## PROBLEM STATEMENT
This exercise asks for the entries below to be printed exactly.
--- INPUT FOR THIS TASK Enclosed Below ---
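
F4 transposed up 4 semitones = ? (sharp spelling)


Working:
F4: chromatic position 5 in octave 4 → absolute = 4×12 + 5 = 53
Transpose up 4: 53 + 4 = 57
57 = 4×12 + 9 → A in octave 4
Result = A4


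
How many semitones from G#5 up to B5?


Reasoning:
Absolute semitone position = octave×12 + chromatic position
G#5: 5×12 + 8 = 68
B5: 5×12 + 11 = 71
Difference = 71 - 68 = 3
= 3 semitones


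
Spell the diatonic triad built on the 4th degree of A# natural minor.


Step by step:
A# natural minor scale: A# B# C# D# E# F# G#
Diatonic triad on degree 4 stacks scale notes 4, 6, 1: D# F# A#
D#→F# = 3 semitones; D#→A# = 7 semitones → minor triad
= D# F# A# (minor)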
--- End of Enclosed INPUT FOR THIS TASK ---
## WORKED SOLUTION
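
F4 transposed up 4 semitones = ? (sharp spelling)


Working:
F4: chromatic position 5 in octave 4 → absolute = 4×12 + 5 = 53
Transpose up 4: 53 + 4 = 57
57 = 4×12 + 9 → A in octave 4
Result = A4


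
How many semitones from G#5 up to B5?


Reasoning:
Absolute semitone position = octave×12 + chromatic position
G#5: 5×12 + 8 = 68
B5: 5×12 + 11 = 71
Difference = 71 - 68 = 3
= 3 semitones


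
Spell the diatonic triad built on the 4th degree of A# natural minor.


Step by step:
A# natural minor scale: A# B# C# D# E# F# G#
Diatonic triad on degree 4 stacks scale notes 4, 6, 1: D# F# A#
D#→F# = 3 semitones; D#→A# = 7 semitones → minor triad
= D# F# A# (minor)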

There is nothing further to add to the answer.